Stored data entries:
◆ ◆ ◆ ◆

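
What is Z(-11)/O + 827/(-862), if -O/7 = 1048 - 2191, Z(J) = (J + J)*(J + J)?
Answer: -6199619/6896862 ≈ -0.89890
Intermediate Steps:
Z(J) = 4*J**2 (Z(J) = (2*J)*(2*J) = 4*J**2)
O = 8001 (O = -7*(1048 - 2191) = -7*(-1143) = 8001)
Z(-11)/O + 827/(-862) = (4*(-11)**2)/8001 + 827/(-862) = (4*121)*(1/8001) + 827*(-1/862) = 484*(1/8001) - 827/862 = 484/8001 - 827/862 = -6199619/6896862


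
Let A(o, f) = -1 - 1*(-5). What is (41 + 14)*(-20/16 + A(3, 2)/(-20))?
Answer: -319/4 ≈ -79.750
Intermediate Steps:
A(o, f) = 4 (A(o, f) = -1 + 5 = 4)
(41 + 14)*(-20/16 + A(3, 2)/(-20)) = (41 + 14)*(-20/16 + 4/(-20)) = 55*(-20*1/16 + 4*(-1/20)) = 55*(-5/4 - ⅕) = 55*(-29/20) = -319/4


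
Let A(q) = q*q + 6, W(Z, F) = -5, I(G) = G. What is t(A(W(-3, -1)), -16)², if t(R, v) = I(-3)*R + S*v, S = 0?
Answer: 8649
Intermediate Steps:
A(q) = 6 + q² (A(q) = q² + 6 = 6 + q²)
t(R, v) = -3*R (t(R, v) = -3*R + 0*v = -3*R + 0 = -3*R)
t(A(W(-3, -1)), -16)² = (-3*(6 + (-5)²))² = (-3*(6 + 25))² = (-3*31)² = (-93)² = 8649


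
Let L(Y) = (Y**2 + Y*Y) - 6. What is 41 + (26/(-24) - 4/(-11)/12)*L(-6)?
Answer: -57/2 ≈ -28.500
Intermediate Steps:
L(Y) = -6 + 2*Y**2 (L(Y) = (Y**2 + Y**2) - 6 = 2*Y**2 - 6 = -6 + 2*Y**2)
41 + (26/(-24) - 4/(-11)/12)*L(-6) = 41 + (26/(-24) - 4/(-11)/12)*(-6 + 2*(-6)**2) = 41 + (26*(-1/24) - 4*(-1/11)*(1/12))*(-6 + 2*36) = 41 + (-13/12 + (4/11)*(1/12))*(-6 + 72) = 41 + (-13/12 + 1/33)*66 = 41 - 139/132*66 = 41 - 139/2 = -57/2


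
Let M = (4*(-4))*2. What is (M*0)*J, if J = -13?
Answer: 0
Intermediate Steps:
M = -32 (M = -16*2 = -32)
(M*0)*J = -32*0*(-13) = 0*(-13) = 0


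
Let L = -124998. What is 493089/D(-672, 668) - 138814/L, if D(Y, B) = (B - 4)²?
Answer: 739986001/331994688 ≈ 2.2289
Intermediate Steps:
D(Y, B) = (-4 + B)²
493089/D(-672, 668) - 138814/L = 493089/((-4 + 668)²) - 138814/(-124998) = 493089/(664²) - 138814*(-1/124998) = 493089/440896 + 69407/62499 = 739986001/331994688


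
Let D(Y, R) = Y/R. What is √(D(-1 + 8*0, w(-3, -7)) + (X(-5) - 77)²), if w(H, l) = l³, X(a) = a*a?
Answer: √6492311/49 ≈ 52.000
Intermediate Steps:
X(a) = a²
√(D(-1 + 8*0, w(-3, -7)) + (X(-5) - 77)²) = √((-1 + 8*0)/((-7)³) + ((-5)² - 77)²) = √((-1 + 0)/(-343) + (25 - 77)²) = √(-1*(-1/343) + (-52)²) = √(1/343 + 2704) = √(927473/343) = √6492311/49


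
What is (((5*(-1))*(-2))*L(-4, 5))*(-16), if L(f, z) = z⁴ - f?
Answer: -100640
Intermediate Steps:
(((5*(-1))*(-2))*L(-4, 5))*(-16) = (((5*(-1))*(-2))*(5⁴ - 1*(-4)))*(-16) = ((-5*(-2))*(625 + 4))*(-16) = (10*629)*(-16) = 6290*(-16) = -100640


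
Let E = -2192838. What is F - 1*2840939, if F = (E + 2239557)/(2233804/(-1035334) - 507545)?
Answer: -248809838126100712/87580138139 ≈ -2.8409e+6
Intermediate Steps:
F = -8061628191/87580138139 (F = (-2192838 + 2239557)/(2233804/(-1035334) - 507545) = 46719/(2233804*(-1/1035334) - 507545) = 46719/(-1116902/517667 - 507545) = 46719/(-262740414417/517667) = 46719*(-517667/262740414417) = -8061628191/87580138139 ≈ -0.092049)
F - 1*2840939 = -8061628191/87580138139 - 1*2840939 = -8061628191/87580138139 - 2840939 = -248809838126100712/87580138139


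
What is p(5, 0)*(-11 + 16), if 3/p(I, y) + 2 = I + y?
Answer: 5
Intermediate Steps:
p(I, y) = 3/(-2 + I + y) (p(I, y) = 3/(-2 + (I + y)) = 3/(-2 + I + y))
p(5, 0)*(-11 + 16) = (3/(-2 + 5 + 0))*(-11 + 16) = (3/3)*5 = (3*(1/3))*5 = 1*5 = 5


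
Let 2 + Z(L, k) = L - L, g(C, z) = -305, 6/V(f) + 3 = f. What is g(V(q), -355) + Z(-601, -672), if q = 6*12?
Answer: -307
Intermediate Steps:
q = 72
V(f) = 6/(-3 + f)
Z(L, k) = -2 (Z(L, k) = -2 + (L - L) = -2 + 0 = -2)
g(V(q), -355) + Z(-601, -672) = -305 - 2 = -307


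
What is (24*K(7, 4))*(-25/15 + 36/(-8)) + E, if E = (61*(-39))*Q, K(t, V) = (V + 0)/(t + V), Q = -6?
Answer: 156422/11 ≈ 14220.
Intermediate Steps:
K(t, V) = V/(V + t)
E = 14274 (E = (61*(-39))*(-6) = -2379*(-6) = 14274)
(24*K(7, 4))*(-25/15 + 36/(-8)) + E = (24*(4/(4 + 7)))*(-25/15 + 36/(-8)) + 14274 = (24*(4/11))*(-25*1/15 + 36*(-⅛)) + 14274 = (24*(4*(1/11)))*(-5/3 - 9/2) + 14274 = (24*(4/11))*(-37/6) + 14274 = (96/11)*(-37/6) + 14274 = -592/11 + 14274 = 156422/11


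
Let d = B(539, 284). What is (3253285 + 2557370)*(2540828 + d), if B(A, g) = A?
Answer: 14767006865385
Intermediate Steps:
d = 539
(3253285 + 2557370)*(2540828 + d) = (3253285 + 2557370)*(2540828 + 539) = 5810655*2541367 = 14767006865385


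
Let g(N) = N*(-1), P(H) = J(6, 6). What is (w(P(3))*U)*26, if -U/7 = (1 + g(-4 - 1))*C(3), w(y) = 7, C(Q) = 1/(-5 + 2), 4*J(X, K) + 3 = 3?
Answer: 2548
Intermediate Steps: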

◆ ◆ ◆ ◆

### Directions for this task
Keeping every line exactly as it is, copy all the records.

### Task answer
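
What is Z(-11)/O + 827/(-862), if -O/7 = 1048 - 2191, Z(J) = (J + J)*(J + J)?
Answer: -6199619/6896862 ≈ -0.89890
Intermediate Steps:
Z(J) = 4*J**2 (Z(J) = (2*J)*(2*J) = 4*J**2)
O = 8001 (O = -7*(1048 - 2191) = -7*(-1143) = 8001)
Z(-11)/O + 827/(-862) = (4*(-11)**2)/8001 + 827/(-862) = (4*121)*(1/8001) + 827*(-1/862) = 484*(1/8001) - 827/862 = 484/8001 - 827/862 = -6199619/6896862


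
Let A(o, f) = -1 - 1*(-5). What is (41 + 14)*(-20/16 + A(3, 2)/(-20))?
Answer: -319/4 ≈ -79.750
Intermediate Steps:
A(o, f) = 4 (A(o, f) = -1 + 5 = 4)
(41 + 14)*(-20/16 + A(3, 2)/(-20)) = (41 + 14)*(-20/16 + 4/(-20)) = 55*(-20*1/16 + 4*(-1/20)) = 55*(-5/4 - ⅕) = 55*(-29/20) = -319/4


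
Let A(q) = q*q + 6, W(Z, F) = -5, I(G) = G. What is t(A(W(-3, -1)), -16)², if t(R, v) = I(-3)*R + S*v, S = 0?
Answer: 8649
Intermediate Steps:
A(q) = 6 + q² (A(q) = q² + 6 = 6 + q²)
t(R, v) = -3*R (t(R, v) = -3*R + 0*v = -3*R + 0 = -3*R)
t(A(W(-3, -1)), -16)² = (-3*(6 + (-5)²))² = (-3*(6 + 25))² = (-3*31)² = (-93)² = 8649


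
Let L(Y) = (Y**2 + Y*Y) - 6. What is 41 + (26/(-24) - 4/(-11)/12)*L(-6)?
Answer: -57/2 ≈ -28.500
Intermediate Steps:
L(Y) = -6 + 2*Y**2 (L(Y) = (Y**2 + Y**2) - 6 = 2*Y**2 - 6 = -6 + 2*Y**2)
41 + (26/(-24) - 4/(-11)/12)*L(-6) = 41 + (26/(-24) - 4/(-11)/12)*(-6 + 2*(-6)**2) = 41 + (26*(-1/24) - 4*(-1/11)*(1/12))*(-6 + 2*36) = 41 + (-13/12 + (4/11)*(1/12))*(-6 + 72) = 41 + (-13/12 + 1/33)*66 = 41 - 139/132*66 = 41 - 139/2 = -57/2


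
Let M = (4*(-4))*2. What is (M*0)*J, if J = -13?
Answer: 0
Intermediate Steps:
M = -32 (M = -16*2 = -32)
(M*0)*J = -32*0*(-13) = 0*(-13) = 0


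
Let L = -124998. What is 493089/D(-672, 668) - 138814/L, if D(Y, B) = (B - 4)²?
Answer: 739986001/331994688 ≈ 2.2289
Intermediate Steps:
D(Y, B) = (-4 + B)²
493089/D(-672, 668) - 138814/L = 493089/((-4 + 668)²) - 138814/(-124998) = 493089/(664²) - 138814*(-1/124998) = 493089/440896 + 69407/62499 = 739986001/331994688


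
Let D(Y, R) = Y/R. What is √(D(-1 + 8*0, w(-3, -7)) + (X(-5) - 77)²), if w(H, l) = l³, X(a) = a*a?
Answer: √6492311/49 ≈ 52.000
Intermediate Steps:
X(a) = a²
√(D(-1 + 8*0, w(-3, -7)) + (X(-5) - 77)²) = √((-1 + 8*0)/((-7)³) + ((-5)² - 77)²) = √((-1 + 0)/(-343) + (25 - 77)²) = √(-1*(-1/343) + (-52)²) = √(1/343 + 2704) = √(927473/343) = √6492311/49


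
What is (((5*(-1))*(-2))*L(-4, 5))*(-16), if L(f, z) = z⁴ - f?
Answer: -100640
Intermediate Steps:
(((5*(-1))*(-2))*L(-4, 5))*(-16) = (((5*(-1))*(-2))*(5⁴ - 1*(-4)))*(-16) = ((-5*(-2))*(625 + 4))*(-16) = (10*629)*(-16) = 6290*(-16) = -100640


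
Let E = -2192838. What is F - 1*2840939, if F = (E + 2239557)/(2233804/(-1035334) - 507545)?
Answer: -248809838126100712/87580138139 ≈ -2.8409e+6
Intermediate Steps:
F = -8061628191/87580138139 (F = (-2192838 + 2239557)/(2233804/(-1035334) - 507545) = 46719/(2233804*(-1/1035334) - 507545) = 46719/(-1116902/517667 - 507545) = 46719/(-262740414417/517667) = 46719*(-517667/262740414417) = -8061628191/87580138139 ≈ -0.092049)
F - 1*2840939 = -8061628191/87580138139 - 1*2840939 = -8061628191/87580138139 - 2840939 = -248809838126100712/87580138139


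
What is p(5, 0)*(-11 + 16), if 3/p(I, y) + 2 = I + y?
Answer: 5
Intermediate Steps:
p(I, y) = 3/(-2 + I + y) (p(I, y) = 3/(-2 + (I + y)) = 3/(-2 + I + y))
p(5, 0)*(-11 + 16) = (3/(-2 + 5 + 0))*(-11 + 16) = (3/3)*5 = (3*(1/3))*5 = 1*5 = 5


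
Let 2 + Z(L, k) = L - L, g(C, z) = -305, 6/V(f) + 3 = f. What is g(V(q), -355) + Z(-601, -672), if q = 6*12?
Answer: -307
Intermediate Steps:
q = 72
V(f) = 6/(-3 + f)
Z(L, k) = -2 (Z(L, k) = -2 + (L - L) = -2 + 0 = -2)
g(V(q), -355) + Z(-601, -672) = -305 - 2 = -307


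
What is (24*K(7, 4))*(-25/15 + 36/(-8)) + E, if E = (61*(-39))*Q, K(t, V) = (V + 0)/(t + V), Q = -6?
Answer: 156422/11 ≈ 14220.
Intermediate Steps:
K(t, V) = V/(V + t)
E = 14274 (E = (61*(-39))*(-6) = -2379*(-6) = 14274)
(24*K(7, 4))*(-25/15 + 36/(-8)) + E = (24*(4/(4 + 7)))*(-25/15 + 36/(-8)) + 14274 = (24*(4/11))*(-25*1/15 + 36*(-⅛)) + 14274 = (24*(4*(1/11)))*(-5/3 - 9/2) + 14274 = (24*(4/11))*(-37/6) + 14274 = (96/11)*(-37/6) + 14274 = -592/11 + 14274 = 156422/11


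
Let d = B(539, 284). What is (3253285 + 2557370)*(2540828 + d), if B(A, g) = A?
Answer: 14767006865385
Intermediate Steps:
d = 539
(3253285 + 2557370)*(2540828 + d) = (3253285 + 2557370)*(2540828 + 539) = 5810655*2541367 = 14767006865385


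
Let g(N) = N*(-1), P(H) = J(6, 6). What is (w(P(3))*U)*26, if -U/7 = (1 + g(-4 - 1))*C(3), w(y) = 7, C(Q) = 1/(-5 + 2), 4*J(X, K) + 3 = 3?
Answer: 2548
Intermediate Steps: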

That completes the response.